:: WHAT THIS TASK INVOLVES ::
Where the records below have a line with "white", that line is to be copied.

══ RECORD SET

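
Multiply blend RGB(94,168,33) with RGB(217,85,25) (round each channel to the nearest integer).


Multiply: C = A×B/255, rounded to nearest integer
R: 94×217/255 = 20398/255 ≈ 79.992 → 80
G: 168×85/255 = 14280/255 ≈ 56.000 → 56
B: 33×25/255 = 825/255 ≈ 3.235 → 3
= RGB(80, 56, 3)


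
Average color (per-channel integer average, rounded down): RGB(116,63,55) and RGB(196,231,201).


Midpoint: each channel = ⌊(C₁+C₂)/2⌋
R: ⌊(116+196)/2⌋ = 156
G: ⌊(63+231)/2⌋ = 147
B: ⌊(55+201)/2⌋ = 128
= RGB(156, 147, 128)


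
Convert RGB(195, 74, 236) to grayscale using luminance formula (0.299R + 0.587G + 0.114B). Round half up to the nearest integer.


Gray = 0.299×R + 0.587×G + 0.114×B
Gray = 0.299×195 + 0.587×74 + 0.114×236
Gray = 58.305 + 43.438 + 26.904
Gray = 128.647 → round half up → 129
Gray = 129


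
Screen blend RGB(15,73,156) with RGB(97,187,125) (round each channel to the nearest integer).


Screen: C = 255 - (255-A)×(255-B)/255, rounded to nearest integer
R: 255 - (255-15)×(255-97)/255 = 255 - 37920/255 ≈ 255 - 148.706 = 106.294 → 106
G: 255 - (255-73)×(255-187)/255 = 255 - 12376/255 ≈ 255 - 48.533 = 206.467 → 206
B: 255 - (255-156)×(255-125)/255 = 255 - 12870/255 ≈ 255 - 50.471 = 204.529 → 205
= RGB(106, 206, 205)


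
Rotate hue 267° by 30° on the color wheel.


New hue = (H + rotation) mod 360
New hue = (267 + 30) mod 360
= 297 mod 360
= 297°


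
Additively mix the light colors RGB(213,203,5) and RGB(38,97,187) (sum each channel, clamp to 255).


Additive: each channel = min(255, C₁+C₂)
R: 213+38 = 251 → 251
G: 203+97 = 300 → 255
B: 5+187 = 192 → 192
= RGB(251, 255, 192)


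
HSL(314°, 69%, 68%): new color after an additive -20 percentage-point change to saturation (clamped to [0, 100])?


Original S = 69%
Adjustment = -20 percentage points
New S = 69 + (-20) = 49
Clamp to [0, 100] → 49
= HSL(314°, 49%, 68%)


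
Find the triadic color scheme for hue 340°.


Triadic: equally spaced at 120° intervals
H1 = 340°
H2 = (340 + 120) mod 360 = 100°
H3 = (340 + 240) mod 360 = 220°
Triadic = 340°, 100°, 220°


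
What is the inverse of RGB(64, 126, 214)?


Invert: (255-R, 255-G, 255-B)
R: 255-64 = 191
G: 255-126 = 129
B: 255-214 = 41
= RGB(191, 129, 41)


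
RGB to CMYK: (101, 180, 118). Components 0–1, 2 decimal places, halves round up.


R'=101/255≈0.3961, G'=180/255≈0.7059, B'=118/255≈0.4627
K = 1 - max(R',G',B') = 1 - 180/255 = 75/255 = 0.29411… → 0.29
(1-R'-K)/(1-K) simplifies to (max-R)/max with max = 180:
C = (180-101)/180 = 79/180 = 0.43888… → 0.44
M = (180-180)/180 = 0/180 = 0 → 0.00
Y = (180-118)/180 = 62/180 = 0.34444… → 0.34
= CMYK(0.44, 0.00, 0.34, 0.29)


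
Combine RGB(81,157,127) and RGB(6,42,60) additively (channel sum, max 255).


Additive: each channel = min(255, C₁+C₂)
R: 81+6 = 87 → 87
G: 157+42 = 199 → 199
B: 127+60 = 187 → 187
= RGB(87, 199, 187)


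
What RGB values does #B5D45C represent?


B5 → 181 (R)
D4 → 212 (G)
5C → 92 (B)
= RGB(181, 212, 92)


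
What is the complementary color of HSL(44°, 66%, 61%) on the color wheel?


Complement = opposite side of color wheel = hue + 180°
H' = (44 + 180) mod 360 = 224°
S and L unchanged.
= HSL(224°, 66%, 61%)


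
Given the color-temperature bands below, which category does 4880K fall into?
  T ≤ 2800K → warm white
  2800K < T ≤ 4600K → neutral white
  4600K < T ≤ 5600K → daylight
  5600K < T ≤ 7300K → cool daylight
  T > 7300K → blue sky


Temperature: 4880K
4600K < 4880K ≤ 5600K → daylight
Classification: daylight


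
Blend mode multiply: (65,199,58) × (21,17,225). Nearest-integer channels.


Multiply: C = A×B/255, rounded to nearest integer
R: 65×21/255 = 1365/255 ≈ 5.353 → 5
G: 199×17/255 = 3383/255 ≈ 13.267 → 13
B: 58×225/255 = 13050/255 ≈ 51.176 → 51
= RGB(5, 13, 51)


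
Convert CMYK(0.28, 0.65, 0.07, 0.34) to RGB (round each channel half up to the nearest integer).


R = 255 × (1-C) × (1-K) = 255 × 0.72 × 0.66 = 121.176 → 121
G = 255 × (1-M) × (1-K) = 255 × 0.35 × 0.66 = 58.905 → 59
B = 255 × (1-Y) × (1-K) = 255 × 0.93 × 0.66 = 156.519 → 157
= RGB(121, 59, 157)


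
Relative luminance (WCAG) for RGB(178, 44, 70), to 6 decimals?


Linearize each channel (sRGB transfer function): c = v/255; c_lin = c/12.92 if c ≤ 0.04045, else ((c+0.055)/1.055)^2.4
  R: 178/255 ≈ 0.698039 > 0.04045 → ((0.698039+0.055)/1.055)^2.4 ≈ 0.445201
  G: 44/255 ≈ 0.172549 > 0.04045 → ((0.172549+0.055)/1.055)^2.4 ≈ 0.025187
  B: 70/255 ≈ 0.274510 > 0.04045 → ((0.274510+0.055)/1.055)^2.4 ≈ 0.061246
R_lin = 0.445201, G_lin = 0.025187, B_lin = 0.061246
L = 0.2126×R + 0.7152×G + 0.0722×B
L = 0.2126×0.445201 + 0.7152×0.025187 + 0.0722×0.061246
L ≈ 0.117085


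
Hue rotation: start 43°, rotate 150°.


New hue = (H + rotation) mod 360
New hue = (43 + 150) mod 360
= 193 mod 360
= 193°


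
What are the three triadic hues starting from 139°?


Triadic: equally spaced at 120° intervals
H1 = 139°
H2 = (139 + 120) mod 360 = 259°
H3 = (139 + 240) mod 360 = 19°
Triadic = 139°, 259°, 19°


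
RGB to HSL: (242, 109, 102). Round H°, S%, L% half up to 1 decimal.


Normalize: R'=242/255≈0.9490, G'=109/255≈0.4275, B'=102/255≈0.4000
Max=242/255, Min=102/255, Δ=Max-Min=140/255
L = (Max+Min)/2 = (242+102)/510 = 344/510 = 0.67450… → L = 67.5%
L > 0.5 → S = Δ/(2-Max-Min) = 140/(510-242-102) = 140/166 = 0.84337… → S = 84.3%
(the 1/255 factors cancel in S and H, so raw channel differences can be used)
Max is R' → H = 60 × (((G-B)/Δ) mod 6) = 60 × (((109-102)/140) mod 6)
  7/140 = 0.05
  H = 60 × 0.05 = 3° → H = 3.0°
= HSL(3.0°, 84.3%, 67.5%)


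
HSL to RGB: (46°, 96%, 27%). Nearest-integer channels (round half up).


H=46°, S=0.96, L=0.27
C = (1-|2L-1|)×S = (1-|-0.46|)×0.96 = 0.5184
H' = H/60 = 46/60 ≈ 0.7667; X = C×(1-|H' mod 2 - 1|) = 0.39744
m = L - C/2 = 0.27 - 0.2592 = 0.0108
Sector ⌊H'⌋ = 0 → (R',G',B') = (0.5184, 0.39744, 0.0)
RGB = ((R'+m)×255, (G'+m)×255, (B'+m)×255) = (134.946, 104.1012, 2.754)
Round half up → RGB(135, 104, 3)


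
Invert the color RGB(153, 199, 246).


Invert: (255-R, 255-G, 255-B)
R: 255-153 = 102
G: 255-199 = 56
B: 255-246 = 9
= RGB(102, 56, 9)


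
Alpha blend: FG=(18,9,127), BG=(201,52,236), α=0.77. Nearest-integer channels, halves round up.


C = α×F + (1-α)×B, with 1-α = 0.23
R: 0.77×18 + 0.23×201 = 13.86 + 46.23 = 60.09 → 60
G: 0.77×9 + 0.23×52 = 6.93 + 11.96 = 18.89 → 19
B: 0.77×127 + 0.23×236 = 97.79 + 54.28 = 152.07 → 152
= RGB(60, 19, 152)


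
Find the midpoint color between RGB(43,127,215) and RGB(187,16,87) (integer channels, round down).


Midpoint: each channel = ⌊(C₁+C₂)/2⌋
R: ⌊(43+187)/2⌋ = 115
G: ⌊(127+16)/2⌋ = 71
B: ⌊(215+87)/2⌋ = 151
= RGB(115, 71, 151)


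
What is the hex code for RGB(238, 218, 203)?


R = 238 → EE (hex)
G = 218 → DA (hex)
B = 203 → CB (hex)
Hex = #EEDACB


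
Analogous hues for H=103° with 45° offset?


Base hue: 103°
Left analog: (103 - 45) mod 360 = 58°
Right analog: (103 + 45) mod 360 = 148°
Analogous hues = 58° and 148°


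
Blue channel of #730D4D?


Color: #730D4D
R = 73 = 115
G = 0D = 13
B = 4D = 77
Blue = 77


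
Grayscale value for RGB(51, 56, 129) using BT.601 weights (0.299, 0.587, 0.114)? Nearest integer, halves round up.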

════

:: SOLVED EXERCISE ::
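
  T ≤ 2800K → warm white
  2800K < T ≤ 4600K → neutral white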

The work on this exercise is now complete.